▸ **INSTRUCTIONS FOR THE TASK**
All of the data below needs to be set down again, exactly as shown.

====

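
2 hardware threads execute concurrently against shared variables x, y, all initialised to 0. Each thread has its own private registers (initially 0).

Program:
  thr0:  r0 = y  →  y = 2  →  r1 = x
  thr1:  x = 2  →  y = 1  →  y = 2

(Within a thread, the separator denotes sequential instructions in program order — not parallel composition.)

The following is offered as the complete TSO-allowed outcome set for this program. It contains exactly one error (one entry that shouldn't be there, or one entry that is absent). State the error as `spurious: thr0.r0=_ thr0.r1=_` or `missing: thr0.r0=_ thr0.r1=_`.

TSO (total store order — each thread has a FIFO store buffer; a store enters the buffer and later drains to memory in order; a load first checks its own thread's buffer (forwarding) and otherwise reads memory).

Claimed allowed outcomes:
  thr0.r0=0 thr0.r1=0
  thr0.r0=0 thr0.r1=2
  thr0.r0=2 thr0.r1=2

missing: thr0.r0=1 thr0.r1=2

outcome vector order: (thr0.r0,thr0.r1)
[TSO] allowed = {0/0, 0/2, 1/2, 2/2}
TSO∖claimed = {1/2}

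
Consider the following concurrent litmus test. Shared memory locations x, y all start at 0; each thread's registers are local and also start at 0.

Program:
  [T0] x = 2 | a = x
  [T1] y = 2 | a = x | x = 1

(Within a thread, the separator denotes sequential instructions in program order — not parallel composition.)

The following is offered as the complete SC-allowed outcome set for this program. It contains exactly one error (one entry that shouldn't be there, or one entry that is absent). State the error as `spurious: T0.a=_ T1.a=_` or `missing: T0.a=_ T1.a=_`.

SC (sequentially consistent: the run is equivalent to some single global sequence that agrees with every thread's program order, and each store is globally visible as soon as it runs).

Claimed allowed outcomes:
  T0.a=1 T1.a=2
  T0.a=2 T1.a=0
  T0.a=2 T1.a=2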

====

▸ **RESPONSE TO THE EXERCISE**
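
2 hardware threads execute concurrently against shared variables x, y, all initialised to 0. Each thread has its own private registers (initially 0).

Program:
  thr0:  r0 = y  →  y = 2  →  r1 = x
  thr1:  x = 2  →  y = 1  →  y = 2

(Within a thread, the separator denotes sequential instructions in program order — not parallel composition.)

The following is offered as the complete TSO-allowed outcome set for this program. It contains exactly one error (one entry that shouldn't be there, or one entry that is absent). State the error as `spurious: thr0.r0=_ thr0.r1=_` or `missing: thr0.r0=_ thr0.r1=_`.

TSO (total store order — each thread has a FIFO store buffer; a store enters the buffer and later drains to memory in order; a load first checks its own thread's buffer (forwarding) and otherwise reads memory).

Claimed allowed outcomes:
  thr0.r0=0 thr0.r1=0
  thr0.r0=0 thr0.r1=2
  thr0.r0=2 thr0.r1=2

missing: thr0.r0=1 thr0.r1=2

outcome vector order: (thr0.r0,thr0.r1)
[TSO] allowed = {0/0, 0/2, 1/2, 2/2}
TSO∖claimed = {1/2}

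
Consider the following concurrent litmus test. Shared memory locations x, y all start at 0; each thread's registers are local and also start at 0.

Program:
  [T0] x = 2 | a = x
  [T1] y = 2 | a = x | x = 1

(Within a thread, the separator denotes sequential instructions in program order — not parallel composition.)

The following is offered as the complete SC-allowed outcome set for this program. It contains exactly one error (one entry that shouldn't be there, or one entry that is absent). State the error as `spurious: T0.a=_ T1.a=_` or `missing: T0.a=_ T1.a=_`.

SC (sequentially consistent: the run is equivalent to some single global sequence that agrees with every thread's program order, and each store is globally visible as soon as it runs).

Claimed allowed outcomes:
  T0.a=1 T1.a=2
  T0.a=2 T1.a=0
  T0.a=2 T1.a=2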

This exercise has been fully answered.